YOUR TASK:
Below is a block of records. Copy every line in it that contains the word "evaluates".
(DATA TO PROCESS)
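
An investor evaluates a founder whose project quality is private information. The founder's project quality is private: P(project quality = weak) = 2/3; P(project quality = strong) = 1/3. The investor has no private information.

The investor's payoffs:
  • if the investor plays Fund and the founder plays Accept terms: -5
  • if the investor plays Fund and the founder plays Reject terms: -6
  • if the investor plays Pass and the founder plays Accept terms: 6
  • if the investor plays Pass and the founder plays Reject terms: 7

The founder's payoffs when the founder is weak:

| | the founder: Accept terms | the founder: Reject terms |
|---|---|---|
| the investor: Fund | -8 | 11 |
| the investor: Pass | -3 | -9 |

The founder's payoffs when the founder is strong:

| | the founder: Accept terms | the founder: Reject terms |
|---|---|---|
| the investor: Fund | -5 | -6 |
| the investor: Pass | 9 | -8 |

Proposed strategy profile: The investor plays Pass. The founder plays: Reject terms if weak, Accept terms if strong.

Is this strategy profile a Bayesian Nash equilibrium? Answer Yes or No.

No

The investor plays Pass: E[Pass] = 2/3·(7) + 1/3·(6) = 20/3; E[Fund] = -17/3. Best-responding. ✓
The founder (project quality weak), facing Pass: Accept terms gives -3, Reject terms gives -9. Proposed Reject terms is not best — profitable deviation exists. ✗
The founder (project quality strong), facing Pass: Accept terms gives 9, Reject terms gives -8. Proposed Accept terms is best. ✓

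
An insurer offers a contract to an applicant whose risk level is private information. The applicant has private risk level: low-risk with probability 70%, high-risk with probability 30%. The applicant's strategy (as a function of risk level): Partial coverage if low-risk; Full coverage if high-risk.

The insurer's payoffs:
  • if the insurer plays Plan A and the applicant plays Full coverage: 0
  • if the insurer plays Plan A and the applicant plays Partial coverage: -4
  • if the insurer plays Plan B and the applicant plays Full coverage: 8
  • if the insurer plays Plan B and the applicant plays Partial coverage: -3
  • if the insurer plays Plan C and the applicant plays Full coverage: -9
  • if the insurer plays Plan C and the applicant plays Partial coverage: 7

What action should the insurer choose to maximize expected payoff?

Plan C

E[Plan A] = 0.7·(-4) + 0.3·(0) = -2.8
E[Plan B] = 0.7·(-3) + 0.3·(8) = 0.3
E[Plan C] = 0.7·(7) + 0.3·(-9) = 2.2
Best response: Plan C (2.2 is the largest).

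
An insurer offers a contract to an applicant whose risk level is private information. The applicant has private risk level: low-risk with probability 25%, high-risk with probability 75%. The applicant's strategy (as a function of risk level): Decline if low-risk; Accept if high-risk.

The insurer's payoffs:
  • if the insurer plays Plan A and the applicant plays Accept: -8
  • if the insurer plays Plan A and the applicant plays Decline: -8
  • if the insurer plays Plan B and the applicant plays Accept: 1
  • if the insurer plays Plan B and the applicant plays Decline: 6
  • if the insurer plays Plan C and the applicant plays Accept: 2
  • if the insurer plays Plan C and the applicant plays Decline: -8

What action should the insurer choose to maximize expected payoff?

E[Plan A] = 0.25·(-8) + 0.75·(-8) = -8
E[Plan B] = 0.25·(6) + 0.75·(1) = 2.25
E[Plan C] = 0.25·(-8) + 0.75·(2) = -0.5
Best response: Plan B (2.25 is the largest).

Plan B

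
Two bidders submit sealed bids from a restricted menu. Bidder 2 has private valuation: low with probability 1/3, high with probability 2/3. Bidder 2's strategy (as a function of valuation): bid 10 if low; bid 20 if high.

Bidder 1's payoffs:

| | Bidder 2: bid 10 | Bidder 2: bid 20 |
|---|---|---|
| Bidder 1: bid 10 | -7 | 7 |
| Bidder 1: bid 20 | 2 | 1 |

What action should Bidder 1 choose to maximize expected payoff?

E[bid 10] = 1/3·(-7) + 2/3·(7) = 7/3
E[bid 20] = 1/3·(2) + 2/3·(1) = 4/3
Best response: bid 10 (7/3 is the largest).

bid 10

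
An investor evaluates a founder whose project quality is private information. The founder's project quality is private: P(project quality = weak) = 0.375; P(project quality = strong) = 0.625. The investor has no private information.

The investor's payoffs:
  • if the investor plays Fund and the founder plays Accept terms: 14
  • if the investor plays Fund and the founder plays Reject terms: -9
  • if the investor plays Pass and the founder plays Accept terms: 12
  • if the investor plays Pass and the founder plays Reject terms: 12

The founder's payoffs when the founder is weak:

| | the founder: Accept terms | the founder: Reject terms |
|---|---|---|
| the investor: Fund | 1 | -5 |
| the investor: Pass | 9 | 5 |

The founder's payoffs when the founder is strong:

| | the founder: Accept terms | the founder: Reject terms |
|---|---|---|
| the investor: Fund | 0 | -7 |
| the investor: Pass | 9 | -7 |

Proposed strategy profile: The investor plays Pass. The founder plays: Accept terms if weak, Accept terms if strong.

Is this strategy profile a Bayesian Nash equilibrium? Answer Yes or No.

No

The investor plays Pass: E[Pass] = 0.375·(12) + 0.625·(12) = 12; E[Fund] = 14. Not best-responding. ✗
The founder (project quality weak), facing Pass: Accept terms gives 9, Reject terms gives 5. Proposed Accept terms is best. ✓
The founder (project quality strong), facing Pass: Accept terms gives 9, Reject terms gives -7. Proposed Accept terms is best. ✓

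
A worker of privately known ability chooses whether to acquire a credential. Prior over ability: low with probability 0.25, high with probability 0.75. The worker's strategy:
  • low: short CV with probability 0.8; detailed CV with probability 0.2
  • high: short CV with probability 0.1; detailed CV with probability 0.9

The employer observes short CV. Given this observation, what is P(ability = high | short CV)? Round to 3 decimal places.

0.273

Apply Bayes' rule using the sender's strategy as the likelihood.
P(short CV) = 0.25·0.8 + 0.75·0.1 = 0.275
P(high | short CV) = (0.75·0.1) / 0.275 = 0.075 / 0.275 = 0.272727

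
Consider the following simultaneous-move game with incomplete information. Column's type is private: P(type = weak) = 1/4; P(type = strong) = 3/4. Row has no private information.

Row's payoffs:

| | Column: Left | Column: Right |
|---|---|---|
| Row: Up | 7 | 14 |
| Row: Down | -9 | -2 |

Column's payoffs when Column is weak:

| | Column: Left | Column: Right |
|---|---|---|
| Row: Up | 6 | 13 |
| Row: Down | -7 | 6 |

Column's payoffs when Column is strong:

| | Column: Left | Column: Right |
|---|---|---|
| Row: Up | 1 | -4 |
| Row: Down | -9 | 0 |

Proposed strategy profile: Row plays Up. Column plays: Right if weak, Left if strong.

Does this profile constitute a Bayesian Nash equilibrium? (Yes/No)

Yes

Row plays Up: E[Up] = 1/4·(14) + 3/4·(7) = 35/4; E[Down] = -29/4. Best-responding. ✓
Column (type weak), facing Up: Left gives 6, Right gives 13. Proposed Right is best. ✓
Column (type strong), facing Up: Left gives 1, Right gives -4. Proposed Left is best. ✓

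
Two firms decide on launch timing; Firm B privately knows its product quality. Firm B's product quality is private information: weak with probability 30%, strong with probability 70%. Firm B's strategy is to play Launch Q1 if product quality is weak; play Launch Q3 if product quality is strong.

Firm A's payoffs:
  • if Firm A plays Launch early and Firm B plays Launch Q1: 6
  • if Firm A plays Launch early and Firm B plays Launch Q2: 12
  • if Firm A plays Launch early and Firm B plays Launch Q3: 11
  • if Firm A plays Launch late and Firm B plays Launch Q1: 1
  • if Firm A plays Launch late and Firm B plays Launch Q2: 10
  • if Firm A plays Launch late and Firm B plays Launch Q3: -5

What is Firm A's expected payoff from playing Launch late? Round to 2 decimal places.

E[Launch late] = 0.3·1 + 0.7·(-5) = 0.3 + (-3.5) = -3.2

-3.20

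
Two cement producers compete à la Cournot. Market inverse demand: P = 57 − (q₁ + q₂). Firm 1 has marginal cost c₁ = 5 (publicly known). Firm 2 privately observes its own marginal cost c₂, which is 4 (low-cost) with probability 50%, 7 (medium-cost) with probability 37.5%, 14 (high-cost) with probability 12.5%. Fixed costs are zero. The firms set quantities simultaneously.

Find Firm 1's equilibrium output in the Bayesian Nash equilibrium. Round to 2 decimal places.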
(End DATA TO PROCESS)
ANSWER SECTION:
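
An investor evaluates a founder whose project quality is private information. The founder's project quality is private: P(project quality = weak) = 2/3; P(project quality = strong) = 1/3. The investor has no private information.
An investor evaluates a founder whose project quality is private information. The founder's project quality is private: P(project quality = weak) = 0.375; P(project quality = strong) = 0.625. The investor has no private information.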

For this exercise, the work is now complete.